### Provided information
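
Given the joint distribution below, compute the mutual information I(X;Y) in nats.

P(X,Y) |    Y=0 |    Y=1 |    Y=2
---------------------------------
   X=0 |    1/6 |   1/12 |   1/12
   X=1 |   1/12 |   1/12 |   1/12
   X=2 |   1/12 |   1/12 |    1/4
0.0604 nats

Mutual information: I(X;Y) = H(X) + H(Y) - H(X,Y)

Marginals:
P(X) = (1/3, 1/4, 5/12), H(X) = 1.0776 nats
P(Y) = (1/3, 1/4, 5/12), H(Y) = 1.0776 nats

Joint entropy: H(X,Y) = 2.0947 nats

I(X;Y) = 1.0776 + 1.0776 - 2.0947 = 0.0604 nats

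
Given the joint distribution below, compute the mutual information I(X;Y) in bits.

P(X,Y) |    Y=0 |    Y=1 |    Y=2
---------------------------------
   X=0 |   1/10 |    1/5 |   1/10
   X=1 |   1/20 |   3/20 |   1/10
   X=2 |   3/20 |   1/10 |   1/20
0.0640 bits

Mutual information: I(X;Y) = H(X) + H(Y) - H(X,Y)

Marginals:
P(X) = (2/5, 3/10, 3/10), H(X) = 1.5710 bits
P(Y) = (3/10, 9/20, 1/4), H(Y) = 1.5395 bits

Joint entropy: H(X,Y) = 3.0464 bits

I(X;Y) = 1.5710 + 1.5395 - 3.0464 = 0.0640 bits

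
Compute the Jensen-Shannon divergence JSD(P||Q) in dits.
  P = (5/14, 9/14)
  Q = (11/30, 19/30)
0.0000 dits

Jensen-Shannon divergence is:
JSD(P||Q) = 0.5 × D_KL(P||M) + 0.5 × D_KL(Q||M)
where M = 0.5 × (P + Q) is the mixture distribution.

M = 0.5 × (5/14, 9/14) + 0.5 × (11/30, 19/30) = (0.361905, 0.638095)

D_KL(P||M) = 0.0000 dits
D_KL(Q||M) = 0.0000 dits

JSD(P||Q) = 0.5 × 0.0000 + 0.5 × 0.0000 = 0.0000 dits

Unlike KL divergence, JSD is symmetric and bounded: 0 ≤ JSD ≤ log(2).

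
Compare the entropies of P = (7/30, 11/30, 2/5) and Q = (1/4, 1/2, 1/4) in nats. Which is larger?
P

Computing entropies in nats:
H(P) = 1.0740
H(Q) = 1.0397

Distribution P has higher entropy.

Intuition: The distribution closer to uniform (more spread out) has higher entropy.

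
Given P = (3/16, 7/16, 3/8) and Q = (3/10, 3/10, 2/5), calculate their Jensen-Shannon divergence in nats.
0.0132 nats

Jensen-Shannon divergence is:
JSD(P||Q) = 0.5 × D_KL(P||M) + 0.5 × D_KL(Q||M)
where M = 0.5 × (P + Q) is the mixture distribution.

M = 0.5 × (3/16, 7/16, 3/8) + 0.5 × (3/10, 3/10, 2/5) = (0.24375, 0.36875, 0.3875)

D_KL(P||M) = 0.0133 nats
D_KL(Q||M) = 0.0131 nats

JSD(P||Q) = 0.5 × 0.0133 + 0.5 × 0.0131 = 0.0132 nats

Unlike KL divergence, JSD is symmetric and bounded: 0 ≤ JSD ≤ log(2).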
######
### Provided information
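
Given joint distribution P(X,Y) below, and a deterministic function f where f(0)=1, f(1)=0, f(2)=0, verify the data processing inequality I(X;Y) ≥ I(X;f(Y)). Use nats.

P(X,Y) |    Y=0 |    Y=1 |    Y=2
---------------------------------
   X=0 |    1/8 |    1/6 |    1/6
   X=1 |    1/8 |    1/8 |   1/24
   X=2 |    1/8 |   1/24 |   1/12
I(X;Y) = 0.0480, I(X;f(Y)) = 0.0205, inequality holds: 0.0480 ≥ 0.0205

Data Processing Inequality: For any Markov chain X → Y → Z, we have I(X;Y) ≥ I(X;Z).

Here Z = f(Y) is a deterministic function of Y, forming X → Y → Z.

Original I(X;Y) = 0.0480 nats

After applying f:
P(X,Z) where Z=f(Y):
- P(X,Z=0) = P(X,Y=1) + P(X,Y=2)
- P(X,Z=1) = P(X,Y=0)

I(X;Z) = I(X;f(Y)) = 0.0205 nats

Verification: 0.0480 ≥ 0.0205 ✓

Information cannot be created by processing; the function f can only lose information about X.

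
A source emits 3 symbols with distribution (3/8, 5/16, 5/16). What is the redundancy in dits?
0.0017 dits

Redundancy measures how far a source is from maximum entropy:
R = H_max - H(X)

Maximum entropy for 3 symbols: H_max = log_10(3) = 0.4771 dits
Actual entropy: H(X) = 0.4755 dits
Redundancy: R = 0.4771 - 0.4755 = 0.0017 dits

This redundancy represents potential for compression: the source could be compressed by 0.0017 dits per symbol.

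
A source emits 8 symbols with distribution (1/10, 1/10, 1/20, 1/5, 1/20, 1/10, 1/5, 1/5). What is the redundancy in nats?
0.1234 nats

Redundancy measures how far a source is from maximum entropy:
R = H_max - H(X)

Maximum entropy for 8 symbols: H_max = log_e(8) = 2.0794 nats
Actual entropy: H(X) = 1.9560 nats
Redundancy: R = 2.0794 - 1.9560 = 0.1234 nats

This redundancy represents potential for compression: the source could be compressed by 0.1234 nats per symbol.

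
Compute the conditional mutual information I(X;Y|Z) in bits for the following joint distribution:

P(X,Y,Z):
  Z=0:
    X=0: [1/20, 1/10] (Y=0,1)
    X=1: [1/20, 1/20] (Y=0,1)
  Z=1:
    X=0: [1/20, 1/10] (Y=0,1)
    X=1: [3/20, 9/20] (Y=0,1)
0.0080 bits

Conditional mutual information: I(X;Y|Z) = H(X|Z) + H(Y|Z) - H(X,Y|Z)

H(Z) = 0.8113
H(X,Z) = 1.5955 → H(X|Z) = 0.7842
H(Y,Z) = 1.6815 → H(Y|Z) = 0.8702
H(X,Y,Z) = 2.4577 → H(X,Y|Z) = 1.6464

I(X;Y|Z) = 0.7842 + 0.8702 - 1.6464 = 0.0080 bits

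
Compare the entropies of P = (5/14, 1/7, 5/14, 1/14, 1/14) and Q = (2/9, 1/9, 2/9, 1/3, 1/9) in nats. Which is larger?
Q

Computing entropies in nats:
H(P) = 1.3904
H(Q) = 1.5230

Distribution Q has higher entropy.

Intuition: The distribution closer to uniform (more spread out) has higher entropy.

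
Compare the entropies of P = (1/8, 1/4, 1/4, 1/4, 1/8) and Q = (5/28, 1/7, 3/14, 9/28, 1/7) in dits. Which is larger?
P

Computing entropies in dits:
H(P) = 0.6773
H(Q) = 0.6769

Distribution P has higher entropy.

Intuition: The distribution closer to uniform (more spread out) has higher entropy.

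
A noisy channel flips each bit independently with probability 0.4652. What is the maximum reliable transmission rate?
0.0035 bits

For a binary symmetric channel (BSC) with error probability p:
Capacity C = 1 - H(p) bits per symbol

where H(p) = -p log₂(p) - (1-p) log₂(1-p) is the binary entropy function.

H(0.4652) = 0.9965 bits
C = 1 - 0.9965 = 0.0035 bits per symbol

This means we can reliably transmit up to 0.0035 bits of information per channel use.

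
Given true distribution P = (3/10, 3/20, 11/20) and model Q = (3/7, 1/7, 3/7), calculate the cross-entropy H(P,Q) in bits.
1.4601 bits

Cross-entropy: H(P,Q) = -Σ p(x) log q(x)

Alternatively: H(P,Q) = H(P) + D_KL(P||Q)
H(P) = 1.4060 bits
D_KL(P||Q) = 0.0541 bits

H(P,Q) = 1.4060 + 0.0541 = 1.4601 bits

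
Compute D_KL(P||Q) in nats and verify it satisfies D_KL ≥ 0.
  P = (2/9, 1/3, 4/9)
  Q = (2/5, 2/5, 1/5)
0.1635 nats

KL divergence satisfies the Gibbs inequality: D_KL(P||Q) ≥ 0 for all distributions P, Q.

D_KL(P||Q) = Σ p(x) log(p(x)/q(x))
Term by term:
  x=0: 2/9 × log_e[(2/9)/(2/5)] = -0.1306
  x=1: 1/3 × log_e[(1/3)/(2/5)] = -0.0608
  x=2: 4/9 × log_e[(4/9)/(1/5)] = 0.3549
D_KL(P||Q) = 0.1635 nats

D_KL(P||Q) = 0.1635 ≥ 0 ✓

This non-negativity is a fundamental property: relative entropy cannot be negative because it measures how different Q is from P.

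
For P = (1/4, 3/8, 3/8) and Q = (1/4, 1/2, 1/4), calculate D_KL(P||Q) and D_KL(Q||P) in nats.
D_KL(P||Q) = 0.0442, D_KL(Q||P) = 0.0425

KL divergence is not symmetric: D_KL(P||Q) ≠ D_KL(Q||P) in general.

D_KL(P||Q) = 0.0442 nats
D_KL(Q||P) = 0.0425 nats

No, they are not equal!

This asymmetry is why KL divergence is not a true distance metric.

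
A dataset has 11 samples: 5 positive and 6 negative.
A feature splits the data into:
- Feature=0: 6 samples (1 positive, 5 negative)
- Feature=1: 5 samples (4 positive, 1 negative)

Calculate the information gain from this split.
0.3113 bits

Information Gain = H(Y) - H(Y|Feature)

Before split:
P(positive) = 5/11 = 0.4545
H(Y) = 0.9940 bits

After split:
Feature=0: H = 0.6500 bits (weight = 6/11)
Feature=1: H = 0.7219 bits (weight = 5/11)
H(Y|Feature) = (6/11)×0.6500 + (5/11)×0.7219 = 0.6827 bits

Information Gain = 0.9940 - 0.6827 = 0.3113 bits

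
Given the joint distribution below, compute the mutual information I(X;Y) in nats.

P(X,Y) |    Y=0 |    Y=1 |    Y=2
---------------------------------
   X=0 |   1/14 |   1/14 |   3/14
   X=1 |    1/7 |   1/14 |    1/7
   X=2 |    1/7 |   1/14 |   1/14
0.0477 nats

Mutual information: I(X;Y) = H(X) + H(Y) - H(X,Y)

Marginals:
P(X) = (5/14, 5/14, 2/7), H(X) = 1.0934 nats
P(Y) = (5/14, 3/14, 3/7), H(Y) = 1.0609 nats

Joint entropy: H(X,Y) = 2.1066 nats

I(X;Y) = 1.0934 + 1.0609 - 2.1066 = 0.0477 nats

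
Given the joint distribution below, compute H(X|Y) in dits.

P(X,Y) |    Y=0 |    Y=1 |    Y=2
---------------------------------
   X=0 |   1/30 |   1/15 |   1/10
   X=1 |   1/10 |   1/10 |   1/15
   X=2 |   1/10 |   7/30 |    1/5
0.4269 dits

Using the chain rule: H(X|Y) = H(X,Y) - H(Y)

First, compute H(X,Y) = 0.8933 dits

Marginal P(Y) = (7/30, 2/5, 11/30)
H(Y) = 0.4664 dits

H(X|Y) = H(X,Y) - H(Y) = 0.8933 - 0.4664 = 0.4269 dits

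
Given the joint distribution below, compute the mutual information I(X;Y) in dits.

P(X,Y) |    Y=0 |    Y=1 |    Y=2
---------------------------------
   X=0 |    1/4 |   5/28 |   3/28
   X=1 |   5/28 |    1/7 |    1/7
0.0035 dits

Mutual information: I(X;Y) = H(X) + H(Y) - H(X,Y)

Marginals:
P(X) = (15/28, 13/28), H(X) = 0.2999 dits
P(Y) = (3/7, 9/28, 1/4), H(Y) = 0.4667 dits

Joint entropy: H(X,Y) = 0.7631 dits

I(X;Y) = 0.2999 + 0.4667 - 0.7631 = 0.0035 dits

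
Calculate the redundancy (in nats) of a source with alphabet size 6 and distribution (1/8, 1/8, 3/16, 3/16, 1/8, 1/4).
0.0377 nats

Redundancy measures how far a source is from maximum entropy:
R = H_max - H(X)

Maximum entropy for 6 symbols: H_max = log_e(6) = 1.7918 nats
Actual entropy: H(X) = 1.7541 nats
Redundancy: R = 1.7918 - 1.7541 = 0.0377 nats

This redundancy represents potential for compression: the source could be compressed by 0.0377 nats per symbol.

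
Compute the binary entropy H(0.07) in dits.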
######
▸ What the exercise asks
Read through the entries and copy each line in which "below" appears.

▸ Task output
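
Given the joint distribution below, compute the mutual information I(X;Y) in nats.
Given the joint distribution below, compute the mutual information I(X;Y) in bits.
Given joint distribution P(X,Y) below, and a deterministic function f where f(0)=1, f(1)=0, f(2)=0, verify the data processing inequality I(X;Y) ≥ I(X;f(Y)). Use nats.
Given the joint distribution below, compute the mutual information I(X;Y) in nats.
Given the joint distribution below, compute H(X|Y) in dits.
Given the joint distribution below, compute the mutual information I(X;Y) in dits.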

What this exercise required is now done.